» RECORDS SUPPLIED
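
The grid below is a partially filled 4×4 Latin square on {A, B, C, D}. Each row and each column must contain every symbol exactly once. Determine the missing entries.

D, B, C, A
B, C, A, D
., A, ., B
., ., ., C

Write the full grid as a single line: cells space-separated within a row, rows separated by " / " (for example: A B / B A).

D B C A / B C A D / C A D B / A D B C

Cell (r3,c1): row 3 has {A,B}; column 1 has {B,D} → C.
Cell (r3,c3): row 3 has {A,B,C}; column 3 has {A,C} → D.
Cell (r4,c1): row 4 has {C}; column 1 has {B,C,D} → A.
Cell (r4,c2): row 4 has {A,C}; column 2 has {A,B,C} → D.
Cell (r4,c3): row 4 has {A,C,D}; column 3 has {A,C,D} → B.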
...
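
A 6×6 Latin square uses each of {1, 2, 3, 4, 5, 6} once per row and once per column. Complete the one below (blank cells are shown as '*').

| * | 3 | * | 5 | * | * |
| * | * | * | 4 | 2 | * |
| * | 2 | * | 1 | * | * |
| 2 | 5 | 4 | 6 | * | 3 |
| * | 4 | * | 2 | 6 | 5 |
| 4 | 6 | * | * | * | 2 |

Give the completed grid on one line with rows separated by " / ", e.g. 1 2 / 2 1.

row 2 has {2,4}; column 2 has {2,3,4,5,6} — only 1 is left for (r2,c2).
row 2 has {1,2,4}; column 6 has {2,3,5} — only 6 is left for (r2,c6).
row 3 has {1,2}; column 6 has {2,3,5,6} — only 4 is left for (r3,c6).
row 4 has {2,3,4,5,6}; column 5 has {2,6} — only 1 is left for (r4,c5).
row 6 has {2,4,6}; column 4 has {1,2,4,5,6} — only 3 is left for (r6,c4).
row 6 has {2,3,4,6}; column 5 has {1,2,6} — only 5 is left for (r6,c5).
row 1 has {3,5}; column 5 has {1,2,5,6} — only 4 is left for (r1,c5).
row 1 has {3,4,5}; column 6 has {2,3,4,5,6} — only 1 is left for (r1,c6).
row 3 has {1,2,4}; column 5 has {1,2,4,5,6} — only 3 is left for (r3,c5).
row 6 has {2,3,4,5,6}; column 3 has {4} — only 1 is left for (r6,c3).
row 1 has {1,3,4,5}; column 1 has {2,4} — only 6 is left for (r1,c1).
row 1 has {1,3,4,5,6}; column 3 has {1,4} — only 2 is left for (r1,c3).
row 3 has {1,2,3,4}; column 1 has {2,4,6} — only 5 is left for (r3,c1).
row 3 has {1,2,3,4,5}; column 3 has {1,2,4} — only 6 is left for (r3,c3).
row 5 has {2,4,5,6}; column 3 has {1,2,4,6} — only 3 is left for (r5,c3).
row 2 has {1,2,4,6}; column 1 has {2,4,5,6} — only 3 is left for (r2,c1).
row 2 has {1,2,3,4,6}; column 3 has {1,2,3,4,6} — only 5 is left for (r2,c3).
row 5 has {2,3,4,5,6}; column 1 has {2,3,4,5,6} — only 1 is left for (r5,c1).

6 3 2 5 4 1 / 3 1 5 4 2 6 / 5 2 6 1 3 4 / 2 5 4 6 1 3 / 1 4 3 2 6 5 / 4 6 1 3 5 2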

» ABOUT THIS EXERCISE
Tally the lines above that contain "square"; give only the number.

» TASK OUTPUT
2